ABOUT THIS TASK :: The output should be exactly the lines from the one containing "the LEFT end" through the last line of the records, and only those.

Dataset items ::
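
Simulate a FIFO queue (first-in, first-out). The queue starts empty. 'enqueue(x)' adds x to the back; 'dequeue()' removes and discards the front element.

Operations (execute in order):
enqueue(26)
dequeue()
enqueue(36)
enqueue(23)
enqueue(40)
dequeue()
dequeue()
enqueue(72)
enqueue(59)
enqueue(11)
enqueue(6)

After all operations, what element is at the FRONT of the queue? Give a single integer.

Answer: 40

Derivation:
enqueue(26): queue = [26]
dequeue(): queue = []
enqueue(36): queue = [36]
enqueue(23): queue = [36, 23]
enqueue(40): queue = [36, 23, 40]
dequeue(): queue = [23, 40]
dequeue(): queue = [40]
enqueue(72): queue = [40, 72]
enqueue(59): queue = [40, 72, 59]
enqueue(11): queue = [40, 72, 59, 11]
enqueue(6): queue = [40, 72, 59, 11, 6]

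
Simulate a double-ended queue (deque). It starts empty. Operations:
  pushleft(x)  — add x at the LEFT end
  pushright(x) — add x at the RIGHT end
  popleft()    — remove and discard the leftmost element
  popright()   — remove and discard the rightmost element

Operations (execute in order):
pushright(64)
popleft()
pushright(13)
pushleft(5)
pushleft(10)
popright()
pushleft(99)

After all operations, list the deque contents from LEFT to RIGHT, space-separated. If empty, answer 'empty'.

pushright(64): [64]
popleft(): []
pushright(13): [13]
pushleft(5): [5, 13]
pushleft(10): [10, 5, 13]
popright(): [10, 5]
pushleft(99): [99, 10, 5]

Answer: 99 10 5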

SOLUTION FOR THIS TASK ::
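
  pushleft(x)  — add x at the LEFT end
  pushright(x) — add x at the RIGHT end
  popleft()    — remove and discard the leftmost element
  popright()   — remove and discard the rightmost element

Operations (execute in order):
pushright(64)
popleft()
pushright(13)
pushleft(5)
pushleft(10)
popright()
pushleft(99)

After all operations, list the deque contents from LEFT to RIGHT, space-separated. If empty, answer 'empty'.

pushright(64): [64]
popleft(): []
pushright(13): [13]
pushleft(5): [5, 13]
pushleft(10): [10, 5, 13]
popright(): [10, 5]
pushleft(99): [99, 10, 5]

Answer: 99 10 5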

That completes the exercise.